TASK REQUIREMENTS ▸
Taking the line that contains "S -> S b a | b A | c B | c b" as the starting point, give again exactly every line up to and including the last line of the records below.

*** AVAILABLE DATA ***

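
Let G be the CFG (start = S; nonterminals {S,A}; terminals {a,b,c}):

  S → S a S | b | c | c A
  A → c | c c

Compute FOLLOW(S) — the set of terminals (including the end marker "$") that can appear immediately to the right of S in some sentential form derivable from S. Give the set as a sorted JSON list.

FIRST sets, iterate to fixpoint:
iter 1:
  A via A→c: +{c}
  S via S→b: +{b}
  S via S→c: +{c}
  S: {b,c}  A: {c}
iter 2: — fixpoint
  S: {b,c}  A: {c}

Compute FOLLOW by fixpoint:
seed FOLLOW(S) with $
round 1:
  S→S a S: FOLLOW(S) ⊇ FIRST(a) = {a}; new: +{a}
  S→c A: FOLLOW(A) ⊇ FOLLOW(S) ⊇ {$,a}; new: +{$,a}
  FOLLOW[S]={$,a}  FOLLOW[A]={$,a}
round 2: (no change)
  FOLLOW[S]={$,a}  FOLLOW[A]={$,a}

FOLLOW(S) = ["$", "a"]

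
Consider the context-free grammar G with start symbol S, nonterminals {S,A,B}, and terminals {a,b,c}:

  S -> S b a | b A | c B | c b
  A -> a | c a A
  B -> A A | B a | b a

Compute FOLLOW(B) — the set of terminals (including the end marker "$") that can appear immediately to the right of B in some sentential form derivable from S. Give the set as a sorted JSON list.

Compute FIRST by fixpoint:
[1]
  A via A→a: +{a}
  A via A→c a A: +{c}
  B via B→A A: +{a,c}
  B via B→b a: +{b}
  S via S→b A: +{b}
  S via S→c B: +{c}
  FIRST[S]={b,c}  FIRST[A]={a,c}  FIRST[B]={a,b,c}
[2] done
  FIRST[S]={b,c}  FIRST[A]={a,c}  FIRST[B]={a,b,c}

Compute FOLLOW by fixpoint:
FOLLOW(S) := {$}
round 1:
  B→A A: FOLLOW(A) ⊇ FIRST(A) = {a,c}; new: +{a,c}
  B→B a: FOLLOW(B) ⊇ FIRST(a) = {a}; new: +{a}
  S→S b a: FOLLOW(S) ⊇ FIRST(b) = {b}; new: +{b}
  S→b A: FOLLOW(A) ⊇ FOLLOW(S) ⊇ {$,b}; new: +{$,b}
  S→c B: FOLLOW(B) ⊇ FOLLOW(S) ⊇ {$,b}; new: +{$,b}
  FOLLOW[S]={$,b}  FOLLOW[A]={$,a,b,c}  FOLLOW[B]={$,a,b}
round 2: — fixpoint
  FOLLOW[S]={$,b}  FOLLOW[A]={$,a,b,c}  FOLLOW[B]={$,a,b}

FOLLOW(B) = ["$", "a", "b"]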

*** End of AVAILABLE DATA ***

RESPONSE ▸
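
  S -> S b a | b A | c B | c b
  A -> a | c a A
  B -> A A | B a | b a

Compute FOLLOW(B) — the set of terminals (including the end marker "$") that can appear immediately to the right of B in some sentential form derivable from S. Give the set as a sorted JSON list.

Compute FIRST by fixpoint:
[1]
  A via A→a: +{a}
  A via A→c a A: +{c}
  B via B→A A: +{a,c}
  B via B→b a: +{b}
  S via S→b A: +{b}
  S via S→c B: +{c}
  FIRST[S]={b,c}  FIRST[A]={a,c}  FIRST[B]={a,b,c}
[2] done
  FIRST[S]={b,c}  FIRST[A]={a,c}  FIRST[B]={a,b,c}

Compute FOLLOW by fixpoint:
FOLLOW(S) := {$}
round 1:
  B→A A: FOLLOW(A) ⊇ FIRST(A) = {a,c}; new: +{a,c}
  B→B a: FOLLOW(B) ⊇ FIRST(a) = {a}; new: +{a}
  S→S b a: FOLLOW(S) ⊇ FIRST(b) = {b}; new: +{b}
  S→b A: FOLLOW(A) ⊇ FOLLOW(S) ⊇ {$,b}; new: +{$,b}
  S→c B: FOLLOW(B) ⊇ FOLLOW(S) ⊇ {$,b}; new: +{$,b}
  FOLLOW[S]={$,b}  FOLLOW[A]={$,a,b,c}  FOLLOW[B]={$,a,b}
round 2: — fixpoint
  FOLLOW[S]={$,b}  FOLLOW[A]={$,a,b,c}  FOLLOW[B]={$,a,b}

FOLLOW(B) = ["$", "a", "b"]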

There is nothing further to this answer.